:: YOUR OBJECTIVE ::
Using the material below, print the line that contains "(v^3 - 7*v^2 + 36)/(v^2 - 4*v - 12) = v - 3", the line that contains "Gather w: 2*w^2", and every line in between, exactly and nothing else.

:: DATA SUPPLIED ::
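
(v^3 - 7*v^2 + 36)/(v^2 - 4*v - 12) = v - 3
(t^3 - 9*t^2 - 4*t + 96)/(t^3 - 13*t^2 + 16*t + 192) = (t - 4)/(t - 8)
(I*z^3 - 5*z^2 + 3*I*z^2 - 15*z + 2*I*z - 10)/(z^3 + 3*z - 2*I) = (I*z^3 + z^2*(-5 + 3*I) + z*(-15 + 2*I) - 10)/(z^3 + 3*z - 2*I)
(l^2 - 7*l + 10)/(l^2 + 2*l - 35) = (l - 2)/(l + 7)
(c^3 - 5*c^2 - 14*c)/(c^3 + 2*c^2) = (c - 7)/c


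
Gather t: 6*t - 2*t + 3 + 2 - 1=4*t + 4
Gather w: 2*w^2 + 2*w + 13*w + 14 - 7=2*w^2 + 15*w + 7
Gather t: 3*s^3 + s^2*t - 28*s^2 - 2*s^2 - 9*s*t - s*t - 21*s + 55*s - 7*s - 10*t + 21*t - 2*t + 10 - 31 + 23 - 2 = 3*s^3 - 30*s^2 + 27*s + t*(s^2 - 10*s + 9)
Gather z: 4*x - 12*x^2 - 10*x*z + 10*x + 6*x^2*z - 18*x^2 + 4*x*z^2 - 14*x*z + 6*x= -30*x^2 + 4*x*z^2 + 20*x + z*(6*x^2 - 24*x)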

---

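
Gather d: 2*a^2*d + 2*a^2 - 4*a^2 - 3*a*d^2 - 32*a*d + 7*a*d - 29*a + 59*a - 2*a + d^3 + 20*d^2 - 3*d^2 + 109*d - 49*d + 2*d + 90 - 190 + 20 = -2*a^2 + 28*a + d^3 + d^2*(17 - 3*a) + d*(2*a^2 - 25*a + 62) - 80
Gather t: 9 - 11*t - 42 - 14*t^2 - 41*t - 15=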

---

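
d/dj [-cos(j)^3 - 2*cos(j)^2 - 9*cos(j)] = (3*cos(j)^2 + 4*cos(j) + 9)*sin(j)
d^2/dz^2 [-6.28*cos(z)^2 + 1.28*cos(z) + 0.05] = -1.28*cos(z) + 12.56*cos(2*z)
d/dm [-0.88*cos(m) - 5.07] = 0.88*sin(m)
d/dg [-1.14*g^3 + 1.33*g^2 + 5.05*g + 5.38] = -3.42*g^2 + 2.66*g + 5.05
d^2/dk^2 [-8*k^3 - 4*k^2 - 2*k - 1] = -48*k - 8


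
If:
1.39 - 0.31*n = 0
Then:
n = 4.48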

:: WRITTEN SOLUTION ::
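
(v^3 - 7*v^2 + 36)/(v^2 - 4*v - 12) = v - 3
(t^3 - 9*t^2 - 4*t + 96)/(t^3 - 13*t^2 + 16*t + 192) = (t - 4)/(t - 8)
(I*z^3 - 5*z^2 + 3*I*z^2 - 15*z + 2*I*z - 10)/(z^3 + 3*z - 2*I) = (I*z^3 + z^2*(-5 + 3*I) + z*(-15 + 2*I) - 10)/(z^3 + 3*z - 2*I)
(l^2 - 7*l + 10)/(l^2 + 2*l - 35) = (l - 2)/(l + 7)
(c^3 - 5*c^2 - 14*c)/(c^3 + 2*c^2) = (c - 7)/c


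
Gather t: 6*t - 2*t + 3 + 2 - 1=4*t + 4
Gather w: 2*w^2 + 2*w + 13*w + 14 - 7=2*w^2 + 15*w + 7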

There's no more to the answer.